(Saved data entries)
┄┄┄┄┄┄┄┄┄┄┄┄┄┄┄┄┄┄┄┄
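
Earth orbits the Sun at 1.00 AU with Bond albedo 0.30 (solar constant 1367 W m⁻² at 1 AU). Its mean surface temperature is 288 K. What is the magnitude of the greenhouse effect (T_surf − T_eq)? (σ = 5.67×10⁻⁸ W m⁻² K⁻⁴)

ΔT ≈ 33.1 K

S = 1367/1.00² = 1367 W m⁻².
T_eq = [S(1−A)/(4σ)]^(1/4) = [1367×0.70/(4×5.67×10⁻⁸)]^(1/4) = 254.9 K.
ΔT = T_surf − T_eq = 288 − 254.9.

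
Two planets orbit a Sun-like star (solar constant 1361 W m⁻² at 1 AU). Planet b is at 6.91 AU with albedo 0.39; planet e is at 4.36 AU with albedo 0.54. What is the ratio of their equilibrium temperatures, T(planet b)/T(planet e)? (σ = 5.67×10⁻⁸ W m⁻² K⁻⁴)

T₁/T₂ ≈ 0.852

T_eq = [S₀(1−A)/(4σd²)]^(1/4), so T ∝ (1−A)^(1/4) / √d.
T₁ = [1361×0.61/(4×5.67×10⁻⁸×6.91²)]^(1/4) = 93.57 K.
T₂ = [1361×0.46/(4×5.67×10⁻⁸×4.36²)]^(1/4) = 109.77 K.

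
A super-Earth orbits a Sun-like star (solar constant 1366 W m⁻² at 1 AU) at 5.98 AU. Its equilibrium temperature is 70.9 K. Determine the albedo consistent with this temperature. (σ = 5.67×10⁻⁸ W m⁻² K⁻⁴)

Flux at 5.98 AU: S = 1366/5.98² = 38.2 W m⁻².
From T_eq⁴ = S(1−A)/(4σ): 1−A = 4σT_eq⁴/S.
1−A = 4 × 5.67×10⁻⁸ × (70.9)⁴ / 38.2 = 0.150.

A ≈ 0.85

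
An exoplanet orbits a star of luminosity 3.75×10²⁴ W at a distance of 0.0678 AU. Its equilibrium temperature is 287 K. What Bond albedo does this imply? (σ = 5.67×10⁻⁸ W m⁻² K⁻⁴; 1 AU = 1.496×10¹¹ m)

d = 0.0678 AU = 1.01×10¹⁰ m.
Flux: S = L/(4πd²) = 3.75×10²⁴/(4π×(1.01×10¹⁰)²) = 2900 W m⁻².
From T_eq⁴ = S(1−A)/(4σ): 1−A = 4σT_eq⁴/S.
1−A = 4 × 5.67×10⁻⁸ × (287)⁴ / 2900 = 0.530.

A ≈ 0.47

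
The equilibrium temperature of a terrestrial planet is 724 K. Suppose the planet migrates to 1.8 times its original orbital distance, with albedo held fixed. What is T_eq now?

T_eq ∝ L^(1/4) · d^(−1/2).
T′ = 724 / 1.8^(1/2) = 540 K.

T_eq ≈ 540 K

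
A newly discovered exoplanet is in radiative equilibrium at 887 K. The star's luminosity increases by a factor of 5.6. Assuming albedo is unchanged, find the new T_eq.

T_eq ≈ 1360 K

T_eq ∝ L^(1/4) · d^(−1/2).
T′ = 887 × 5.6^(1/4) = 1360 K.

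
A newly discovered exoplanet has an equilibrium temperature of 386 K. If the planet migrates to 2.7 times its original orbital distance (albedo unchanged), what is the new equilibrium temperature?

T_eq ∝ L^(1/4) · d^(−1/2).
T′ = 386 / 2.7^(1/2) = 235 K.

T_eq ≈ 235 K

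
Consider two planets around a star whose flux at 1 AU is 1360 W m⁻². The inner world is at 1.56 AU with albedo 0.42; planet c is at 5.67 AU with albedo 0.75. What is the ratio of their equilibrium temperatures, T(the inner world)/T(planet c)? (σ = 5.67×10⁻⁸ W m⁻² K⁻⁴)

T₁/T₂ ≈ 2.353

T_eq = [S₀(1−A)/(4σd²)]^(1/4), so T ∝ (1−A)^(1/4) / √d.
T₁ = [1360×0.58/(4×5.67×10⁻⁸×1.56²)]^(1/4) = 194.43 K.
T₂ = [1360×0.25/(4×5.67×10⁻⁸×5.67²)]^(1/4) = 82.64 K.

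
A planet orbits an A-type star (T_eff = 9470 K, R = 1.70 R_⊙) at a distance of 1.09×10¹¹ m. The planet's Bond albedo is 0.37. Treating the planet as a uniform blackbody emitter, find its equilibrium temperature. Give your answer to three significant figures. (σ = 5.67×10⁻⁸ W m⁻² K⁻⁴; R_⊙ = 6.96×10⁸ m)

T_eq ≈ 622 K

R_⋆ = 1.70 × 6.96×10⁸ = 1.18×10⁹ m.
L = 4πR_⋆²σT_⋆⁴ = 4π(1.18×10⁹)² × 5.67×10⁻⁸ × (9470)⁴ = 8.02×10²⁷ W.
S = L/(4πd²) = 5.37×10⁴ W m⁻².
Energy balance: absorbed = emitted ⇒ πR²·S(1−A) = 4πR²·σT_eq⁴, so T_eq⁴ = S(1−A)/(4σ).
T_eq = [5.37×10⁴ × 0.63 / (4 × 5.67×10⁻⁸)]^(1/4) = (1.49×10¹¹)^(1/4) = 622 K.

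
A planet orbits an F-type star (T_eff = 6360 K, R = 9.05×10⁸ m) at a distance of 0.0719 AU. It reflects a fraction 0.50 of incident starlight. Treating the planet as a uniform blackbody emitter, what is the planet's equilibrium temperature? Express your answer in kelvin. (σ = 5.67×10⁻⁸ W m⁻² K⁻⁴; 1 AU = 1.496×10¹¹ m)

T_eq ≈ 1100 K

d = 0.0719 AU = 1.08×10¹⁰ m.
L = 4πR_⋆²σT_⋆⁴ = 4π(9.05×10⁸)² × 5.67×10⁻⁸ × (6360)⁴ = 9.55×10²⁶ W.
S = L/(4πd²) = 6.57×10⁵ W m⁻².
Energy balance: absorbed = emitted ⇒ πR²·S(1−A) = 4πR²·σT_eq⁴, so T_eq⁴ = S(1−A)/(4σ).
T_eq = [6.57×10⁵ × 0.50 / (4 × 5.67×10⁻⁸)]^(1/4) = (1.45×10¹²)^(1/4) = 1100 K.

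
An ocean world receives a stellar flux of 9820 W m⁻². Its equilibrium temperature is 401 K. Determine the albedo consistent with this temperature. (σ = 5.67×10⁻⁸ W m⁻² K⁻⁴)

A ≈ 0.40

From T_eq⁴ = S(1−A)/(4σ): 1−A = 4σT_eq⁴/S.
1−A = 4 × 5.67×10⁻⁸ × (401)⁴ / 9820 = 0.597.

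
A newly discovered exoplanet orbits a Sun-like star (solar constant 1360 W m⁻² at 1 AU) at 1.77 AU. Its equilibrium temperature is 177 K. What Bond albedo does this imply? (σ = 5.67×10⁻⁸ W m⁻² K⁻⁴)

Flux at 1.77 AU: S = 1360/1.77² = 434 W m⁻².
From T_eq⁴ = S(1−A)/(4σ): 1−A = 4σT_eq⁴/S.
1−A = 4 × 5.67×10⁻⁸ × (177)⁴ / 434 = 0.513.

A ≈ 0.49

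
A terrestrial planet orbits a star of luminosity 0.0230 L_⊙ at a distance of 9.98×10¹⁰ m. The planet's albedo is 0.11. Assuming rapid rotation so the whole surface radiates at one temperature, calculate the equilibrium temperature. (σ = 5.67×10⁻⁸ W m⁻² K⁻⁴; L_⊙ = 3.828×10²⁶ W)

L = 0.0230 × 3.828×10²⁶ = 8.80×10²⁴ W.
Flux: S = L/(4πd²) = 8.80×10²⁴/(4π×(9.98×10¹⁰)²) = 70.3 W m⁻².
Energy balance: absorbed = emitted ⇒ πR²·S(1−A) = 4πR²·σT_eq⁴, so T_eq⁴ = S(1−A)/(4σ).
T_eq = [70.3 × 0.89 / (4 × 5.67×10⁻⁸)]^(1/4) = (2.76×10⁸)^(1/4) = 129 K.

T_eq ≈ 129 K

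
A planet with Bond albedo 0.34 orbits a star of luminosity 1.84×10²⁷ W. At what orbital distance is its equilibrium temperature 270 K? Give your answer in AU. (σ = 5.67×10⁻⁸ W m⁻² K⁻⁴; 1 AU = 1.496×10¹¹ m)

From T_eq⁴ = L(1−A)/(16πσd²): d = √[L(1−A)/(16πσT_eq⁴)].
d = √[1.84×10²⁷ × 0.66 / (16π × 5.67×10⁻⁸ × (270)⁴)] = 2.83×10¹¹ m = 1.89 AU.

d ≈ 1.89 AU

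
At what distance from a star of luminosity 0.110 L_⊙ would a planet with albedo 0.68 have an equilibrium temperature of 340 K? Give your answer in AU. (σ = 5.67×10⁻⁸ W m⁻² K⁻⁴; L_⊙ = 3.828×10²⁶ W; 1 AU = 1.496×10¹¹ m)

L = 0.110 × 3.828×10²⁶ = 4.21×10²⁵ W.
From T_eq⁴ = L(1−A)/(16πσd²): d = √[L(1−A)/(16πσT_eq⁴)].
d = √[4.21×10²⁵ × 0.32 / (16π × 5.67×10⁻⁸ × (340)⁴)] = 1.88×10¹⁰ m = 0.126 AU.

d ≈ 0.126 AU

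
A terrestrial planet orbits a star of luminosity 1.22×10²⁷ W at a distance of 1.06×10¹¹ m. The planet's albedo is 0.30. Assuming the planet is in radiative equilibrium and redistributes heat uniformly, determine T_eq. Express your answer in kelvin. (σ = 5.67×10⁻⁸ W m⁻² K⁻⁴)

T_eq ≈ 404 K

Flux: S = L/(4πd²) = 1.22×10²⁷/(4π×(1.06×10¹¹)²) = 8640 W m⁻².
Energy balance: absorbed = emitted ⇒ πR²·S(1−A) = 4πR²·σT_eq⁴, so T_eq⁴ = S(1−A)/(4σ).
T_eq = [8640 × 0.70 / (4 × 5.67×10⁻⁸)]^(1/4) = (2.67×10¹⁰)^(1/4) = 404 K.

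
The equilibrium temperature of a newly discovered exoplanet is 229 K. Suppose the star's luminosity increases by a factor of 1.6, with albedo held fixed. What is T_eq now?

T_eq ≈ 258 K

T_eq ∝ L^(1/4) · d^(−1/2).
T′ = 229 × 1.6^(1/4) = 258 K.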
┄┄┄┄┄┄┄┄┄┄┄┄┄┄┄┄┄┄┄┄
» **Description of the task**
Each line from the one holding "At what distance" through the last line of the data is to be transcribed exactly, with nothing else added.

» **Expected answer**
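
At what distance from a star of luminosity 0.110 L_⊙ would a planet with albedo 0.68 have an equilibrium temperature of 340 K? Give your answer in AU. (σ = 5.67×10⁻⁸ W m⁻² K⁻⁴; L_⊙ = 3.828×10²⁶ W; 1 AU = 1.496×10¹¹ m)

L = 0.110 × 3.828×10²⁶ = 4.21×10²⁵ W.
From T_eq⁴ = L(1−A)/(16πσd²): d = √[L(1−A)/(16πσT_eq⁴)].
d = √[4.21×10²⁵ × 0.32 / (16π × 5.67×10⁻⁸ × (340)⁴)] = 1.88×10¹⁰ m = 0.126 AU.

d ≈ 0.126 AU

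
A terrestrial planet orbits a star of luminosity 1.22×10²⁷ W at a distance of 1.06×10¹¹ m. The planet's albedo is 0.30. Assuming the planet is in radiative equilibrium and redistributes heat uniformly, determine T_eq. Express your answer in kelvin. (σ = 5.67×10⁻⁸ W m⁻² K⁻⁴)

T_eq ≈ 404 K

Flux: S = L/(4πd²) = 1.22×10²⁷/(4π×(1.06×10¹¹)²) = 8640 W m⁻².
Energy balance: absorbed = emitted ⇒ πR²·S(1−A) = 4πR²·σT_eq⁴, so T_eq⁴ = S(1−A)/(4σ).
T_eq = [8640 × 0.70 / (4 × 5.67×10⁻⁸)]^(1/4) = (2.67×10¹⁰)^(1/4) = 404 K.

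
The equilibrium temperature of a newly discovered exoplanet is 229 K. Suppose the star's luminosity increases by a factor of 1.6, with albedo held fixed. What is T_eq now?

T_eq ≈ 258 K

T_eq ∝ L^(1/4) · d^(−1/2).
T′ = 229 × 1.6^(1/4) = 258 K.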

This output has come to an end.